Work to be completed
Would you write out the whole listing below exactly as given?

Material provided
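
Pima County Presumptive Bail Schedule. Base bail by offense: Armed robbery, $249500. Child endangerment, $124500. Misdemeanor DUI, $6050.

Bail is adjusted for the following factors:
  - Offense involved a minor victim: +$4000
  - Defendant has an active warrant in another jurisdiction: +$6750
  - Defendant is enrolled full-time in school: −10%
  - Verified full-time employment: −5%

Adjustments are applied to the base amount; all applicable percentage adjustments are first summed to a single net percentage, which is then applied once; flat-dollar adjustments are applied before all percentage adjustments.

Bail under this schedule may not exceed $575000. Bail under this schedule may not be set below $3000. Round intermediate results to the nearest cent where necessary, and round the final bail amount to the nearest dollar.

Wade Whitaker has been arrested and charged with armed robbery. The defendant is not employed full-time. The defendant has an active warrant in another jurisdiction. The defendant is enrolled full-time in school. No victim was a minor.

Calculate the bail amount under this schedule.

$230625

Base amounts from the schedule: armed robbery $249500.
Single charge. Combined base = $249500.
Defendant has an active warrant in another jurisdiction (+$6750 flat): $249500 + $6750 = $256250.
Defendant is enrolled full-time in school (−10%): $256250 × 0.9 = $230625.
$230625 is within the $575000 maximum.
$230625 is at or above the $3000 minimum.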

Solution for this exercise
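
Pima County Presumptive Bail Schedule. Base bail by offense: Armed robbery, $249500. Child endangerment, $124500. Misdemeanor DUI, $6050.

Bail is adjusted for the following factors:
  - Offense involved a minor victim: +$4000
  - Defendant has an active warrant in another jurisdiction: +$6750
  - Defendant is enrolled full-time in school: −10%
  - Verified full-time employment: −5%

Adjustments are applied to the base amount; all applicable percentage adjustments are first summed to a single net percentage, which is then applied once; flat-dollar adjustments are applied before all percentage adjustments.

Bail under this schedule may not exceed $575000. Bail under this schedule may not be set below $3000. Round intermediate results to the nearest cent where necessary, and round the final bail amount to the nearest dollar.

Wade Whitaker has been arrested and charged with armed robbery. The defendant is not employed full-time. The defendant has an active warrant in another jurisdiction. The defendant is enrolled full-time in school. No victim was a minor.

Calculate the bail amount under this schedule.

$230625

Base amounts from the schedule: armed robbery $249500.
Single charge. Combined base = $249500.
Defendant has an active warrant in another jurisdiction (+$6750 flat): $249500 + $6750 = $256250.
Defendant is enrolled full-time in school (−10%): $256250 × 0.9 = $230625.
$230625 is within the $575000 maximum.
$230625 is at or above the $3000 minimum.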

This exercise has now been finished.